══ INFORMATION SUPPLIED ══

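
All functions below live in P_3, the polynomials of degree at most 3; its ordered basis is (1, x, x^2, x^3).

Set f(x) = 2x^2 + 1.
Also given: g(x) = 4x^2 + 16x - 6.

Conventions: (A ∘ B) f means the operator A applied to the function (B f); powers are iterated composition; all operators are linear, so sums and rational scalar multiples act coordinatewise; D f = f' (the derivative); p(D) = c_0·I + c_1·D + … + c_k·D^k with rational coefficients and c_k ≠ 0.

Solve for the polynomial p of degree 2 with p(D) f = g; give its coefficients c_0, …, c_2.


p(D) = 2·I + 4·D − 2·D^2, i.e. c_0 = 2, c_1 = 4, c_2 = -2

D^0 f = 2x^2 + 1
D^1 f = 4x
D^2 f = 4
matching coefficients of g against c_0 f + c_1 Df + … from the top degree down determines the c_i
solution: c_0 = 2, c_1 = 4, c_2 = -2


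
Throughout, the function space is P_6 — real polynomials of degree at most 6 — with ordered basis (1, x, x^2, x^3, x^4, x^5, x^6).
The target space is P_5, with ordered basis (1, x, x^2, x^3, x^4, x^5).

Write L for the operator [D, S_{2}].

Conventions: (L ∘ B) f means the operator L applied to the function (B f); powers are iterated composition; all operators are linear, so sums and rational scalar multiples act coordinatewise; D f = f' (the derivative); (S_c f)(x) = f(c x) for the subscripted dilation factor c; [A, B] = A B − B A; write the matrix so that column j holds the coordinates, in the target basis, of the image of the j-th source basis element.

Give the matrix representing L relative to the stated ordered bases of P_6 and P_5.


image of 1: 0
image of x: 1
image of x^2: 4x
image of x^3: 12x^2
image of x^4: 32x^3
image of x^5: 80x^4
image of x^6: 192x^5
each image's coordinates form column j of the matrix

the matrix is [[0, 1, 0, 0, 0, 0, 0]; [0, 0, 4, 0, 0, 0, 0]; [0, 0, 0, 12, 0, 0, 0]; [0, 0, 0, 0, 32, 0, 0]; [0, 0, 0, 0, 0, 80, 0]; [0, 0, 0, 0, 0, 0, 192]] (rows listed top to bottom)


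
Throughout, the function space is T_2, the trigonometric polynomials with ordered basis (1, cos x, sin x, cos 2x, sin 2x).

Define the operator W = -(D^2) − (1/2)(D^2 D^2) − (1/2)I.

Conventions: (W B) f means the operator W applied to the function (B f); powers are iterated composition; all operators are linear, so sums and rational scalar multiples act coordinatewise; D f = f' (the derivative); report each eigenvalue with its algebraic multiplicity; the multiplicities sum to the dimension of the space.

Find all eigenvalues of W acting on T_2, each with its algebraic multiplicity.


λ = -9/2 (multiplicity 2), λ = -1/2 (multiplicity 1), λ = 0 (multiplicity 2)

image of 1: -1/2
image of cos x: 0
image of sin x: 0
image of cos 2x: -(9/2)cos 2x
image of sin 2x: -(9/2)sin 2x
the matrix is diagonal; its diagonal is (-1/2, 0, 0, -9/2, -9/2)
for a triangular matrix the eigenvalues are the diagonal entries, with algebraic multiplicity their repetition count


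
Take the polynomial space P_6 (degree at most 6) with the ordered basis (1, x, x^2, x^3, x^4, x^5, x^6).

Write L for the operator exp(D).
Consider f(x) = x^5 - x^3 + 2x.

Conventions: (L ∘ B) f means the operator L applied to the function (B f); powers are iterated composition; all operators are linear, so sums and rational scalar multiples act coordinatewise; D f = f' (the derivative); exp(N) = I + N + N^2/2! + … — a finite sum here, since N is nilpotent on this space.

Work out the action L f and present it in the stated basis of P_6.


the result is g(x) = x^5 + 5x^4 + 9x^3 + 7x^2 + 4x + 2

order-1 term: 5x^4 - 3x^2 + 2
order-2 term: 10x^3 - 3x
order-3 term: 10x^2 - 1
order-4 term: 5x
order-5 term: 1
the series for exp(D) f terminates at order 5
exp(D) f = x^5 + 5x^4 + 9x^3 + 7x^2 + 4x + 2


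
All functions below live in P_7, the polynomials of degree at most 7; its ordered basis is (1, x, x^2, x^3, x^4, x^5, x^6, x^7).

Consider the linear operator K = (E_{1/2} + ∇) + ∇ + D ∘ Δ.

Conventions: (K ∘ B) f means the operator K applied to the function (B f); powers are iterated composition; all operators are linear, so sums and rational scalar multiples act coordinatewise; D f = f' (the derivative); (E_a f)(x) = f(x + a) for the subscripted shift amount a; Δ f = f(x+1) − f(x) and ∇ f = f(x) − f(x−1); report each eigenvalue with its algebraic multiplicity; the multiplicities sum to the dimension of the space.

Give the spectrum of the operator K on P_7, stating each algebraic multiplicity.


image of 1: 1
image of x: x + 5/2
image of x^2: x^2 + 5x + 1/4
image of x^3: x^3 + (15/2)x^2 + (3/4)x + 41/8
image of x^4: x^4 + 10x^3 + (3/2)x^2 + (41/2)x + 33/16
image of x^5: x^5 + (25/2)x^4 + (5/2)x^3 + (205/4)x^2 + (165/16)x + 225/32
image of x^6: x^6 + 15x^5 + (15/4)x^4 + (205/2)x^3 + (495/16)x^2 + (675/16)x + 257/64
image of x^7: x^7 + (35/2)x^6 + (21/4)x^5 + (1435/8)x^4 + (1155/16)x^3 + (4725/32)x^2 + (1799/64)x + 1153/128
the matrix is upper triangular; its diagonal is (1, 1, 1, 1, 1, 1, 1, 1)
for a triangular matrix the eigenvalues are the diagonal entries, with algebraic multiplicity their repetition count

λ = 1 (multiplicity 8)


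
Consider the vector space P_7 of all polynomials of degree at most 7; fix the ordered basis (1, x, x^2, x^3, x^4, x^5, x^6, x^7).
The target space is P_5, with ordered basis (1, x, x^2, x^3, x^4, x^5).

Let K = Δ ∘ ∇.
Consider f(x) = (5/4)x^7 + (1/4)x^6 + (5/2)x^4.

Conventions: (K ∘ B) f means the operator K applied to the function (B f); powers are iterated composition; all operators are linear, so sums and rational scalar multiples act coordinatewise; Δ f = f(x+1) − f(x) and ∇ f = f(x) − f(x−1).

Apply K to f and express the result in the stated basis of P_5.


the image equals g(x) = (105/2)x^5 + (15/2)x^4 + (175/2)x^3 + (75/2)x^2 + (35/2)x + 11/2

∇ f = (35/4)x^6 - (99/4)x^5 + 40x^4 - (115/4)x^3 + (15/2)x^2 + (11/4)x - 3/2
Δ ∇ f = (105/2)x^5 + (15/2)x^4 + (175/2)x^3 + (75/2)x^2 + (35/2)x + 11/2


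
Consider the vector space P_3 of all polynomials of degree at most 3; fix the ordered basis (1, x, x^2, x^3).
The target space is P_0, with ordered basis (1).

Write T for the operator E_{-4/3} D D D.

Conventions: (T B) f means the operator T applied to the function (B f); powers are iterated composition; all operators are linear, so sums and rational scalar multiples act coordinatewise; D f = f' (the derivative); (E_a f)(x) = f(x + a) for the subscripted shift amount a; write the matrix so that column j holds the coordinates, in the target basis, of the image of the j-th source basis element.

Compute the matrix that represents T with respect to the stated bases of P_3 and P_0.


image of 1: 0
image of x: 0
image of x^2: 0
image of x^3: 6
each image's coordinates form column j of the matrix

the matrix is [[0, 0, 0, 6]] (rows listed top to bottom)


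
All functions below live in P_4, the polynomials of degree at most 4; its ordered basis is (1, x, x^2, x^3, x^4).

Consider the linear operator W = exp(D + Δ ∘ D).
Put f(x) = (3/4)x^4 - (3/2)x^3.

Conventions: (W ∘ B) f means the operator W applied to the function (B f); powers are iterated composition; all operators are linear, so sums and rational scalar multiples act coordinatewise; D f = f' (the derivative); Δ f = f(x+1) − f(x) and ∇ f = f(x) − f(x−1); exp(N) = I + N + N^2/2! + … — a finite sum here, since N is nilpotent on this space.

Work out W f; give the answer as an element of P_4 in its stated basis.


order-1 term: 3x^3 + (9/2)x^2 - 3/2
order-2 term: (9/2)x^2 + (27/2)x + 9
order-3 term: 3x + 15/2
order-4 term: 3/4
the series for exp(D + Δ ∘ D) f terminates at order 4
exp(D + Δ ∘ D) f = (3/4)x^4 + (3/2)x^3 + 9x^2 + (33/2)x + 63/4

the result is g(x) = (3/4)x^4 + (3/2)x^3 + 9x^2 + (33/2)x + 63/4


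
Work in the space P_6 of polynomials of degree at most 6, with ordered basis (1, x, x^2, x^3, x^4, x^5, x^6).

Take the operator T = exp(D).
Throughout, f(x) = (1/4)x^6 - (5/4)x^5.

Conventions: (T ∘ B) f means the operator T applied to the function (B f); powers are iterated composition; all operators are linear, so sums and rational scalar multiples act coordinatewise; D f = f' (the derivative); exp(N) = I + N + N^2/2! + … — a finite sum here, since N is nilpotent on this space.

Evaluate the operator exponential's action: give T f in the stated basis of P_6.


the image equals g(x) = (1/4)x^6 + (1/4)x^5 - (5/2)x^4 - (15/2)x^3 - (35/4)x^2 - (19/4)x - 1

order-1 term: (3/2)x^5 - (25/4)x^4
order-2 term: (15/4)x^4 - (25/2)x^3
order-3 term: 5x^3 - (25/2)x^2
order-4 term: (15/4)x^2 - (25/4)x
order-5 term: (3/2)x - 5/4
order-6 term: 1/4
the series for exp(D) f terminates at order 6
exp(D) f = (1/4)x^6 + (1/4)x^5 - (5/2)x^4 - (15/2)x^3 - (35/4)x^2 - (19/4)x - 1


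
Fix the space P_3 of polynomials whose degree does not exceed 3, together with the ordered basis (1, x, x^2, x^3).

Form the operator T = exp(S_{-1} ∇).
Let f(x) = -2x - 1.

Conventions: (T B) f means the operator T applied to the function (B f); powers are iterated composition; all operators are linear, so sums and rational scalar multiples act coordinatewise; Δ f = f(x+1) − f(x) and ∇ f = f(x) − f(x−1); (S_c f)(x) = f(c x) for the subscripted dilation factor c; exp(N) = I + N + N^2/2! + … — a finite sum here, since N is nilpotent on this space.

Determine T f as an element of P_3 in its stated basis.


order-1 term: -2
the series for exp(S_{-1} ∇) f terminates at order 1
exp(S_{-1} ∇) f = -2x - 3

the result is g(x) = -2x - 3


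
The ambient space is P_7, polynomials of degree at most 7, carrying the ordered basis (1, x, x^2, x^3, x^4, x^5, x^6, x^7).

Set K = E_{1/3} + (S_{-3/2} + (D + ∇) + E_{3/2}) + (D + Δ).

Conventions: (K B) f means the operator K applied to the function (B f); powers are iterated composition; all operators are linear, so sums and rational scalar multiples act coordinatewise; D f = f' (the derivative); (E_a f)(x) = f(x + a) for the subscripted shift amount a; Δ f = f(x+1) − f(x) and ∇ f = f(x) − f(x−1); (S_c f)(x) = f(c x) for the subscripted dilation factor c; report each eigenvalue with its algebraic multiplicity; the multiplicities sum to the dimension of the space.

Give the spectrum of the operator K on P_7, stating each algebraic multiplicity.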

═══
══ INFORMATION SUPPLIED ══

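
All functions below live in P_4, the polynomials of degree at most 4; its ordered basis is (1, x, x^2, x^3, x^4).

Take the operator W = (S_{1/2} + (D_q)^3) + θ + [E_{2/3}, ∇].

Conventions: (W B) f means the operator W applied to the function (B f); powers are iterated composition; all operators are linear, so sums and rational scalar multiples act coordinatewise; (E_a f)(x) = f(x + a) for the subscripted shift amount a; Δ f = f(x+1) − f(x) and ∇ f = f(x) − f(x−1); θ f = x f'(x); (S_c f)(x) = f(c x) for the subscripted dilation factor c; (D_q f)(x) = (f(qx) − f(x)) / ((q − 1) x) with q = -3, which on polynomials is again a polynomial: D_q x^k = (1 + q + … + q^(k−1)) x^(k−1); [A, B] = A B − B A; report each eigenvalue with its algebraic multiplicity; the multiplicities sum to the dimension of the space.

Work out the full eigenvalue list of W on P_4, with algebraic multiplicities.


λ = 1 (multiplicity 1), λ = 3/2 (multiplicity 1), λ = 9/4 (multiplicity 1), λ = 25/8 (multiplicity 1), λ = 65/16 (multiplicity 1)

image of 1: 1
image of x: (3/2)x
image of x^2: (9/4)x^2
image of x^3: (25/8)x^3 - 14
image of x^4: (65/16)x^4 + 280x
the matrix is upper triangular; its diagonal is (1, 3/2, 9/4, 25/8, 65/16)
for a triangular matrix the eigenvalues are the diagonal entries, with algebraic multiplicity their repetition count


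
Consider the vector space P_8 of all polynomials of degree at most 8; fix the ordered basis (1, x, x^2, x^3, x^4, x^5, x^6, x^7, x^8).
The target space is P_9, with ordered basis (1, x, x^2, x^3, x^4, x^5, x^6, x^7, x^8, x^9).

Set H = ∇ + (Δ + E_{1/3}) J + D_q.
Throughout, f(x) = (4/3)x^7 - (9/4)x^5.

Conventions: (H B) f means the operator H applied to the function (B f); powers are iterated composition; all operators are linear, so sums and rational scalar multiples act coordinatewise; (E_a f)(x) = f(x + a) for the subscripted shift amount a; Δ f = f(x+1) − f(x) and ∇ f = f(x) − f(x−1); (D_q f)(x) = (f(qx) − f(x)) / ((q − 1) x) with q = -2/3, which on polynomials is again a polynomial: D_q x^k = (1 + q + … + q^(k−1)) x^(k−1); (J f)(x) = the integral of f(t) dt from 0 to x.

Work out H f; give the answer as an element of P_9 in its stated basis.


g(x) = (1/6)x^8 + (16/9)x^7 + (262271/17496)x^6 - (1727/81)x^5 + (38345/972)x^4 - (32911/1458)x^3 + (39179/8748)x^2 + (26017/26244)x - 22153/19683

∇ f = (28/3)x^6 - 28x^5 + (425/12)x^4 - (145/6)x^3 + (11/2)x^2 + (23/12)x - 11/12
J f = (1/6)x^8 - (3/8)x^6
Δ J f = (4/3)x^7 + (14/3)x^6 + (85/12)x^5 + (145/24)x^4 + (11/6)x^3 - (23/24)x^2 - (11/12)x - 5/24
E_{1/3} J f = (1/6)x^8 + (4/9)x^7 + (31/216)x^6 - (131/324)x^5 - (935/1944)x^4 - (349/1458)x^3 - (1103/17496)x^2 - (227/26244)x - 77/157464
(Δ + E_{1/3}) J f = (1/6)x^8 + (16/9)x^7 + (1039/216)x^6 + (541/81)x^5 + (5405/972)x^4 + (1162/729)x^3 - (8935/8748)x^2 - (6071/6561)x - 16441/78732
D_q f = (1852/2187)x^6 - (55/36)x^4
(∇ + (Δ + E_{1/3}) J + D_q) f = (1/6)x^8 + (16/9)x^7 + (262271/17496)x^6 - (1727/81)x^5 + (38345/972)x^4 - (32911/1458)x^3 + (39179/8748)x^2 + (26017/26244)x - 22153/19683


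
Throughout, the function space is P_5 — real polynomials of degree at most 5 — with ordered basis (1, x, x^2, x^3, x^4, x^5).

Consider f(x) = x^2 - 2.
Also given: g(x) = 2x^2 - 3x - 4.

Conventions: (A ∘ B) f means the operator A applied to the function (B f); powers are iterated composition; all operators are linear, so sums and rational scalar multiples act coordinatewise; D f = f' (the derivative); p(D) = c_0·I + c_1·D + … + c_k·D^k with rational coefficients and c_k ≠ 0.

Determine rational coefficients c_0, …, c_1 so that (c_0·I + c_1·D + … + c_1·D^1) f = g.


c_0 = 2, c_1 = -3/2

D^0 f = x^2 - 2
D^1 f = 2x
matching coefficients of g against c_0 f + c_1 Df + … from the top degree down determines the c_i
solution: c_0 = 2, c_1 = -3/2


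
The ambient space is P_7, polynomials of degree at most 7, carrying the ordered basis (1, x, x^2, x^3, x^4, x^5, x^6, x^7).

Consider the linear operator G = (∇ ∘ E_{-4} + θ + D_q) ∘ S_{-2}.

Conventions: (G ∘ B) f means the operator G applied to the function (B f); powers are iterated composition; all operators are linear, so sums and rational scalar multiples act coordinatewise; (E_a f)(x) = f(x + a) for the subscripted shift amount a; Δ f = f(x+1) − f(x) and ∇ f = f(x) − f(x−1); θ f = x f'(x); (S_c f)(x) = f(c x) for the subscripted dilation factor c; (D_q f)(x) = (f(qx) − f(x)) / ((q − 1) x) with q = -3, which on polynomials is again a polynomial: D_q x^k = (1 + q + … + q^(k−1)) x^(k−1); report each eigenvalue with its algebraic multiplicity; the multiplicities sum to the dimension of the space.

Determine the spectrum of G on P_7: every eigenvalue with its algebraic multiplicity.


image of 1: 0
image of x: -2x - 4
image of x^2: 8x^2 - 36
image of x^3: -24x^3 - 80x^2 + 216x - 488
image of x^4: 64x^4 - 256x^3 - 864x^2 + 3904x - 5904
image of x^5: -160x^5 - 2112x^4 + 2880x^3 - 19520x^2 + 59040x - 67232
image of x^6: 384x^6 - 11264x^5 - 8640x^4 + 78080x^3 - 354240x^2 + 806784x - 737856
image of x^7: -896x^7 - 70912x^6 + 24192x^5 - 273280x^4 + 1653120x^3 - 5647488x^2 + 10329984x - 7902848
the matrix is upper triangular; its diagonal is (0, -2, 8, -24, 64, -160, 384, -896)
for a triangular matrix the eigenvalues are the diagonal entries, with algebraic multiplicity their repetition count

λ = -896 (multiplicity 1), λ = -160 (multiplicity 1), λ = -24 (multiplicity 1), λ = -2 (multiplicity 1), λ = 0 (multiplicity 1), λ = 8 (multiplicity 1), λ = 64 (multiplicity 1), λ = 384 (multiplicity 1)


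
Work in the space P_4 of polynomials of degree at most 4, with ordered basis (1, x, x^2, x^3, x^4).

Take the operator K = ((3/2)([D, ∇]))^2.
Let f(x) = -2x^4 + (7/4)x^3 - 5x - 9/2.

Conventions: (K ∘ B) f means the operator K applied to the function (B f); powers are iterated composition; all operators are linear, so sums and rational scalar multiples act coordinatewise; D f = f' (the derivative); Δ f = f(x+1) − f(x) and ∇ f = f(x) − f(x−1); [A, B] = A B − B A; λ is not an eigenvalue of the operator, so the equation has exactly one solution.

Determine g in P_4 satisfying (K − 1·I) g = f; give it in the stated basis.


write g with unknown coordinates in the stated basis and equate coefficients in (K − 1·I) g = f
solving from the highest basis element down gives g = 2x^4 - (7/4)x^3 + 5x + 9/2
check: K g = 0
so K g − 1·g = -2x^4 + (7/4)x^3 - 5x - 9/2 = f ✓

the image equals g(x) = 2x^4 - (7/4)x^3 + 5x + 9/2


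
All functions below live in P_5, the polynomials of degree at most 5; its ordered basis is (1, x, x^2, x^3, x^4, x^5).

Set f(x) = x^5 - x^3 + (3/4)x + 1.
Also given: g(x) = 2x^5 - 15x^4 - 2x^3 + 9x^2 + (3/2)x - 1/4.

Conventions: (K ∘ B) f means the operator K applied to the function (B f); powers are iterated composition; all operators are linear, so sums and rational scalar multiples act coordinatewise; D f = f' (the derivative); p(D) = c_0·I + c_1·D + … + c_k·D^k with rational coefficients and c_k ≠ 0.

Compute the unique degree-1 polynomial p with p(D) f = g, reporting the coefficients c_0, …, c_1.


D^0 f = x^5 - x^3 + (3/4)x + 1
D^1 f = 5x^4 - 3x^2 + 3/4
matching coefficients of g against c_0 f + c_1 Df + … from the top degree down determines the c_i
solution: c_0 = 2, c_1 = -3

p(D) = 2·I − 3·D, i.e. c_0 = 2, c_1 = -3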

═══

> _REQUIREMENT_: Your response should be each line that includes the word "real", copied from the records.

> _OUTPUT BELOW_:
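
Throughout, the function space is P_6 — real polynomials of degree at most 6 — with ordered basis (1, x, x^2, x^3, x^4, x^5, x^6).
Throughout, the function space is P_5 — real polynomials of degree at most 5 — with ordered basis (1, x, x^2, x^3, x^4, x^5).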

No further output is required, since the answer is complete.